Give back the data below exactly, with every line kept the same.

• _Collected data_:
== == ==

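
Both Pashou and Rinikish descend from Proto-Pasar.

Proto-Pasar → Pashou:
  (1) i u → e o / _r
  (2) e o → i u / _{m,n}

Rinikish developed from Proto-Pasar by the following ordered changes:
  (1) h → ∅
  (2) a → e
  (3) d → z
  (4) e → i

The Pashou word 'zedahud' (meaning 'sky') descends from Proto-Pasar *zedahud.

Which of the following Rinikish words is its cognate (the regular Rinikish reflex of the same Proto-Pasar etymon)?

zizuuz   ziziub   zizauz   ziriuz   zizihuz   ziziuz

Rinikish: *zedahud > zedaud > zedeud > zezeuz > ziziuz  (by h-loss, vowel merger, unconditioned shift, vowel merger)
Only 'ziziuz' matches the regular Rinikish development of *zedahud.

ziziuz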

== == ==

• _ANSWER SPACE_:
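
Both Pashou and Rinikish descend from Proto-Pasar.

Proto-Pasar → Pashou:
  (1) i u → e o / _r
  (2) e o → i u / _{m,n}

Rinikish developed from Proto-Pasar by the following ordered changes:
  (1) h → ∅
  (2) a → e
  (3) d → z
  (4) e → i

The Pashou word 'zedahud' (meaning 'sky') descends from Proto-Pasar *zedahud.

Which of the following Rinikish words is its cognate (the regular Rinikish reflex of the same Proto-Pasar etymon)?

zizuuz   ziziub   zizauz   ziriuz   zizihuz   ziziuz

Rinikish: *zedahud > zedaud > zedeud > zezeuz > ziziuz  (by h-loss, vowel merger, unconditioned shift, vowel merger)
Only 'ziziuz' matches the regular Rinikish development of *zedahud.

ziziuz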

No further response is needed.